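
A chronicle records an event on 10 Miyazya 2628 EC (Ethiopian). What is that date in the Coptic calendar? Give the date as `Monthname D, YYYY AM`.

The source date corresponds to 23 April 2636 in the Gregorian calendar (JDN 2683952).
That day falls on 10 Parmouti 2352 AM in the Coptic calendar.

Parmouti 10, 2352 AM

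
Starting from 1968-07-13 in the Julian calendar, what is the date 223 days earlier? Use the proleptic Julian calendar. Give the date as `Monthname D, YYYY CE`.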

...

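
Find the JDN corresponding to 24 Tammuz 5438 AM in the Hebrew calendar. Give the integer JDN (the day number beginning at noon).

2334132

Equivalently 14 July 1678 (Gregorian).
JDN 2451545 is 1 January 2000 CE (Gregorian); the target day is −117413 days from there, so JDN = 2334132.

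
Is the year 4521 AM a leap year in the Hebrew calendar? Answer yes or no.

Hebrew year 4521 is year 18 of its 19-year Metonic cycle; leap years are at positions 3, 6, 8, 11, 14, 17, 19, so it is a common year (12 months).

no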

■ WORK TO COMPLETE:
Set down, from the entries above, exactly the lines from the one with "A chronicle records" up to and including the one with "Starting from 1968-07-13", and no other lines.

■ SOLUTION TO THIS EXERCISE:
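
A chronicle records an event on 10 Miyazya 2628 EC (Ethiopian). What is that date in the Coptic calendar? Give the date as `Monthname D, YYYY AM`.

The source date corresponds to 23 April 2636 in the Gregorian calendar (JDN 2683952).
That day falls on 10 Parmouti 2352 AM in the Coptic calendar.

Parmouti 10, 2352 AM

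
Starting from 1968-07-13 in the Julian calendar, what is the date 223 days earlier? Use the proleptic Julian calendar. Give the date as `Monthname D, YYYY CE`.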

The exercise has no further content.